*THE PROBLEM*. All lines in the material containing the word "binary" need to be copied.
· · ·
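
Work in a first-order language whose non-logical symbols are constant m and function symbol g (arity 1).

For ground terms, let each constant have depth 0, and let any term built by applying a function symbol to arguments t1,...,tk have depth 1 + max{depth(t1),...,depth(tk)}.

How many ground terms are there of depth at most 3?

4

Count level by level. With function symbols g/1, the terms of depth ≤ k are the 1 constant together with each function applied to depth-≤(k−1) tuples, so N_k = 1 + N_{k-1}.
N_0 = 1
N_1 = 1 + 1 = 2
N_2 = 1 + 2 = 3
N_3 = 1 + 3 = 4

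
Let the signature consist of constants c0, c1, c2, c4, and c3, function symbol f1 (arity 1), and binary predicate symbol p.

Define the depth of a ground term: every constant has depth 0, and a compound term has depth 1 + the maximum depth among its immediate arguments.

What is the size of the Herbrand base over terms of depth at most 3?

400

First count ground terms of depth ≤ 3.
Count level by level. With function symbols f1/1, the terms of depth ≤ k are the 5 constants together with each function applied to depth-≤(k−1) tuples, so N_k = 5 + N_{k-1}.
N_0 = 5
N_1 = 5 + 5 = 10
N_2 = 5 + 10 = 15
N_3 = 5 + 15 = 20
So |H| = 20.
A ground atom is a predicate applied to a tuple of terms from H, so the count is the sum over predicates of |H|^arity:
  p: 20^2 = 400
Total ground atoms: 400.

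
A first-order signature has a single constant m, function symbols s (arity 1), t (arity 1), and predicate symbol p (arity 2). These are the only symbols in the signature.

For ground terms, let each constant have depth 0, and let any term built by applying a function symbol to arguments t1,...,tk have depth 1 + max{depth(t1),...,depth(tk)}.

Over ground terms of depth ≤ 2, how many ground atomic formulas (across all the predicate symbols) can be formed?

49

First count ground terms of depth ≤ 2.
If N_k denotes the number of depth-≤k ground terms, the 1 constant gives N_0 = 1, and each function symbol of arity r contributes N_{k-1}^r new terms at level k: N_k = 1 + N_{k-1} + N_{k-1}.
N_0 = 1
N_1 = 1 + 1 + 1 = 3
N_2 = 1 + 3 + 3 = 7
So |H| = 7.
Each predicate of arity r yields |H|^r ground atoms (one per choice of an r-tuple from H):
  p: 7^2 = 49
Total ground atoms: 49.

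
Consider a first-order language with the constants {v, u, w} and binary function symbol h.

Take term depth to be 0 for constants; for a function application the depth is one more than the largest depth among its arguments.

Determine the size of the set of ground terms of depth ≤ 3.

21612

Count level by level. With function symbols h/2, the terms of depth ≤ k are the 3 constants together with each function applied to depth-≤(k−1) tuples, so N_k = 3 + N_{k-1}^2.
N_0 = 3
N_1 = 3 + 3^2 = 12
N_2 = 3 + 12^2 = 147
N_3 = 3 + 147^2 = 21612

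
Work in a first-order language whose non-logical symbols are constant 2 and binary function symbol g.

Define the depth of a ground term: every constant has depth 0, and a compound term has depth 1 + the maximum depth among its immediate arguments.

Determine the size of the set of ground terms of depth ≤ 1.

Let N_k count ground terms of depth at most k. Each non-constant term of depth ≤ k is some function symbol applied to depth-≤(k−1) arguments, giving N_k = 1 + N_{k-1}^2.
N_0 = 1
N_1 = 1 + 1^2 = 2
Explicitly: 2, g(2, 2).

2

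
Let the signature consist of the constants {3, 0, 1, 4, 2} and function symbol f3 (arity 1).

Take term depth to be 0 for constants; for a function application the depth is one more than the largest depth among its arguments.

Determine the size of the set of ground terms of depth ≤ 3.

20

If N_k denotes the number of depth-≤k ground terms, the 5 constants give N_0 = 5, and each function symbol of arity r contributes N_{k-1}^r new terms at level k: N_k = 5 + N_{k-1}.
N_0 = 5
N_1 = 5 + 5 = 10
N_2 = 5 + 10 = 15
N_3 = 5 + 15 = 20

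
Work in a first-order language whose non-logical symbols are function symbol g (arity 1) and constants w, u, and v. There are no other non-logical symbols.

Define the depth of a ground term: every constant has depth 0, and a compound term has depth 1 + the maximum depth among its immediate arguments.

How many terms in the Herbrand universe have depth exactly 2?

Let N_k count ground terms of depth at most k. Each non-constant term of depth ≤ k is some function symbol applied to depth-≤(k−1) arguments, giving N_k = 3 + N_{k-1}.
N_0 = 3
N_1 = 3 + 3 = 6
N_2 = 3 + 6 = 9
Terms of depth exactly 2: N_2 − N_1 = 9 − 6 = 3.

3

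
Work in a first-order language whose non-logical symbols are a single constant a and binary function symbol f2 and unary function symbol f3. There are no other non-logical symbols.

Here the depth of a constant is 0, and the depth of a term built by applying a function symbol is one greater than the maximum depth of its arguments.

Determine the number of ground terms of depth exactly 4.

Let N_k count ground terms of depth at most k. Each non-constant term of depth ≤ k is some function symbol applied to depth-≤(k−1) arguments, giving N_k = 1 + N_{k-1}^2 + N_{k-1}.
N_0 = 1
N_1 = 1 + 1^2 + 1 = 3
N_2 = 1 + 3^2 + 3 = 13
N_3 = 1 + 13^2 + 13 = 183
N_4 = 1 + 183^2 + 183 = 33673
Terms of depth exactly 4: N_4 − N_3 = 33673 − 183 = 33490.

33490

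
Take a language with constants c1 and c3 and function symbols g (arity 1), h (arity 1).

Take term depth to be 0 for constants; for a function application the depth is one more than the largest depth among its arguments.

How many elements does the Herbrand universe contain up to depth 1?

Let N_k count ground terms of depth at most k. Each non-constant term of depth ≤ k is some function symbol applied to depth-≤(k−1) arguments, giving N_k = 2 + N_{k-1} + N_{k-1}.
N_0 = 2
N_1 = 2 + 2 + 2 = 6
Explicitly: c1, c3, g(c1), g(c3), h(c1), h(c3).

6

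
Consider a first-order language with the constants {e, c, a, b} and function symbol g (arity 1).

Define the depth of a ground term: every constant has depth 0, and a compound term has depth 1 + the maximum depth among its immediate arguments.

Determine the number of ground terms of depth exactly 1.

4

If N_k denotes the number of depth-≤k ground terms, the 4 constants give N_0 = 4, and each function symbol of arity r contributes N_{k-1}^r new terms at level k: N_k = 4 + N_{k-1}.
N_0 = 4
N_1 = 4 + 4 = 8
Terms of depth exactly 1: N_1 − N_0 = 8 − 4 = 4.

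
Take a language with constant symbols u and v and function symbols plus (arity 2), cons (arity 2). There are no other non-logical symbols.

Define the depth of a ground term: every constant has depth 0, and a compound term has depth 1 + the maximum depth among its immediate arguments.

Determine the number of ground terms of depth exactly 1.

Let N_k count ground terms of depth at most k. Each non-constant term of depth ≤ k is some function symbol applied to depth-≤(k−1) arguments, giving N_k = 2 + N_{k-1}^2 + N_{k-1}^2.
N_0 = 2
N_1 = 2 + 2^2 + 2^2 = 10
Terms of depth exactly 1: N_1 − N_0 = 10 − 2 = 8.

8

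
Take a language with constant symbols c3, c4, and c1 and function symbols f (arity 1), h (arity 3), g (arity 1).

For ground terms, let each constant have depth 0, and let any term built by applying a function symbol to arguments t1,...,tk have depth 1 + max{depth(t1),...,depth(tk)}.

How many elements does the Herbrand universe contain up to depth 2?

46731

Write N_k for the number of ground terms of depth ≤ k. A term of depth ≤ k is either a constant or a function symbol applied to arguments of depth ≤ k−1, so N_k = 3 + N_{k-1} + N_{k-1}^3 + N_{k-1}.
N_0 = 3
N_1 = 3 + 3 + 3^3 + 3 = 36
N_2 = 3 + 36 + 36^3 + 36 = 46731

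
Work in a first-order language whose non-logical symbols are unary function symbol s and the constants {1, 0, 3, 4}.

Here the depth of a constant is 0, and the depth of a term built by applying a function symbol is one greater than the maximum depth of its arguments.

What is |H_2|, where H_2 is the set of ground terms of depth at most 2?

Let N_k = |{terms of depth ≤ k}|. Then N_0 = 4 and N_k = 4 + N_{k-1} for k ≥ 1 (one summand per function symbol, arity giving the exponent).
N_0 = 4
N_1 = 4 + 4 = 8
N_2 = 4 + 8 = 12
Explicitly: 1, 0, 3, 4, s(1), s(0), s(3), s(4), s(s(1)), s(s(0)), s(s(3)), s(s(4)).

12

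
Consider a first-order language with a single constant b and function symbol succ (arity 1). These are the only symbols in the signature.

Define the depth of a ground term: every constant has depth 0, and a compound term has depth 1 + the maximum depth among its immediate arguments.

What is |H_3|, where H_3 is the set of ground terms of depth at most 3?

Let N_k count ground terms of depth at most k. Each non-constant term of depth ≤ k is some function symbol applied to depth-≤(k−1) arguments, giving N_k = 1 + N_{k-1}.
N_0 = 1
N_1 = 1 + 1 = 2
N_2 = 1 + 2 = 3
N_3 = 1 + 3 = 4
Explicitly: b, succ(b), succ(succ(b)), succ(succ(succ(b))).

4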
· · ·
*OUTPUT*.
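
Let the signature consist of constants c0, c1, c2, c4, and c3, function symbol f1 (arity 1), and binary predicate symbol p.
Consider a first-order language with the constants {v, u, w} and binary function symbol h.
Work in a first-order language whose non-logical symbols are constant 2 and binary function symbol g.
Work in a first-order language whose non-logical symbols are a single constant a and binary function symbol f2 and unary function symbol f3. There are no other non-logical symbols.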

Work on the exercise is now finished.